## WHAT YOU SHOULD DO
What is needed is an exact copy of all the data.

## DATA FOR REVIEW
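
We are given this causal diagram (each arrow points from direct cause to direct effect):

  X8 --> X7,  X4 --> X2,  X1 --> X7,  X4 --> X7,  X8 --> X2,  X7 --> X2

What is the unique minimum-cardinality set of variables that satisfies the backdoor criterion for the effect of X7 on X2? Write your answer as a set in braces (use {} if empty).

{X4, X8}

Variables eligible for adjustment (non-descendants of X7, excluding X7 and X2): {X1, X4, X8}.
Backdoor paths from X7 to X2:
  P1: X7 <- X4 -> X2
  P2: X7 <- X8 -> X2
The empty set is not sufficient: P1 (X7 <- X4 -> X2) has no collider blocking it and no conditioned non-collider, so it is open.
Try {X4, X8}:
  P1: blocked at fork node X4 ∈ conditioning set.
  P2: blocked at fork node X8 ∈ conditioning set.
{X4, X8} contains no descendant of X7 and blocks every backdoor path.
Every element of {X4, X8} is needed (dropping X4 leaves P1 open; dropping X8 leaves P2 open), so no proper subset is valid.
Among all size-2 subsets of the eligible variables, only {X4, X8} blocks every backdoor path, so it is the unique smallest valid adjustment set.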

## ANSWER TO THIS EXERCISE
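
We are given this causal diagram (each arrow points from direct cause to direct effect):

  X8 --> X7,  X4 --> X2,  X1 --> X7,  X4 --> X7,  X8 --> X2,  X7 --> X2

What is the unique minimum-cardinality set of variables that satisfies the backdoor criterion for the effect of X7 on X2? Write your answer as a set in braces (use {} if empty).

{X4, X8}

Variables eligible for adjustment (non-descendants of X7, excluding X7 and X2): {X1, X4, X8}.
Backdoor paths from X7 to X2:
  P1: X7 <- X4 -> X2
  P2: X7 <- X8 -> X2
The empty set is not sufficient: P1 (X7 <- X4 -> X2) has no collider blocking it and no conditioned non-collider, so it is open.
Try {X4, X8}:
  P1: blocked at fork node X4 ∈ conditioning set.
  P2: blocked at fork node X8 ∈ conditioning set.
{X4, X8} contains no descendant of X7 and blocks every backdoor path.
Every element of {X4, X8} is needed (dropping X4 leaves P1 open; dropping X8 leaves P2 open), so no proper subset is valid.
Among all size-2 subsets of the eligible variables, only {X4, X8} blocks every backdoor path, so it is the unique smallest valid adjustment set.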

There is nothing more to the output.